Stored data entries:
-=-=-

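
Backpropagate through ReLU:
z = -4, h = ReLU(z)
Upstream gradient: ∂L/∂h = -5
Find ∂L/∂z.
∂L/∂z = 0

h = ReLU(-4) = 0
Since z < 0: ∂h/∂z = 0
∂L/∂z = ∂L/∂h · ∂h/∂z = -5 × 0 = 0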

-=-=-

WHAT TO DO:
Repeat all the entries above without altering anything.

THE COMPLETED TASK:
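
Backpropagate through ReLU:
z = -4, h = ReLU(z)
Upstream gradient: ∂L/∂h = -5
Find ∂L/∂z.
∂L/∂z = 0

h = ReLU(-4) = 0
Since z < 0: ∂h/∂z = 0
∂L/∂z = ∂L/∂h · ∂h/∂z = -5 × 0 = 0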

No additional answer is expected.